DATA FOR THIS EXERCISE:
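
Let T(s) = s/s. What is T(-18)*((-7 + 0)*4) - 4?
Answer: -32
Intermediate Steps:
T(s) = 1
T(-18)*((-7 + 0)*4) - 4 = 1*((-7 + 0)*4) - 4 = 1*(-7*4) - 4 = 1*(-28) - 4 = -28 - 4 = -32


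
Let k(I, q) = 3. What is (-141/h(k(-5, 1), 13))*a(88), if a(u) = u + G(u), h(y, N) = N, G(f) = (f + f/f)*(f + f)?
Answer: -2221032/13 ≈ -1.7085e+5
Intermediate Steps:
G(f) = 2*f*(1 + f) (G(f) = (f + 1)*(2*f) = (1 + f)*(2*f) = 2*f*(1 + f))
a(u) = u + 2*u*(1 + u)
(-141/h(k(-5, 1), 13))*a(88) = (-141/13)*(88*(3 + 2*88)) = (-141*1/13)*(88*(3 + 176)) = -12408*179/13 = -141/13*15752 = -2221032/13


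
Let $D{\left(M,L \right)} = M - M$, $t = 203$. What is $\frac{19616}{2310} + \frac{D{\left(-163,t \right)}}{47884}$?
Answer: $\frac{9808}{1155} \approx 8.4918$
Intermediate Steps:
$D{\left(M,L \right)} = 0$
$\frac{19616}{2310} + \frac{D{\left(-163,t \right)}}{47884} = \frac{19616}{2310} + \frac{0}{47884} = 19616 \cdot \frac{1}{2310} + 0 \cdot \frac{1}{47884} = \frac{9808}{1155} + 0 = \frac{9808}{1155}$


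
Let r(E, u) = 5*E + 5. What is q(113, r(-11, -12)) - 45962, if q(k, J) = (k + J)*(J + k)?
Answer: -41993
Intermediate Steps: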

GOAL OF THE EXERCISE: Whenever the string "What" shows up in a line of the entries, copy that line.

OUTPUT BELOW:
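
Let T(s) = s/s. What is T(-18)*((-7 + 0)*4) - 4?
Let k(I, q) = 3. What is (-141/h(k(-5, 1), 13))*a(88), if a(u) = u + G(u), h(y, N) = N, G(f) = (f + f/f)*(f + f)?
Let $D{\left(M,L \right)} = M - M$, $t = 203$. What is $\frac{19616}{2310} + \frac{D{\left(-163,t \right)}}{47884}$?
Let r(E, u) = 5*E + 5. What is q(113, r(-11, -12)) - 45962, if q(k, J) = (k + J)*(J + k)?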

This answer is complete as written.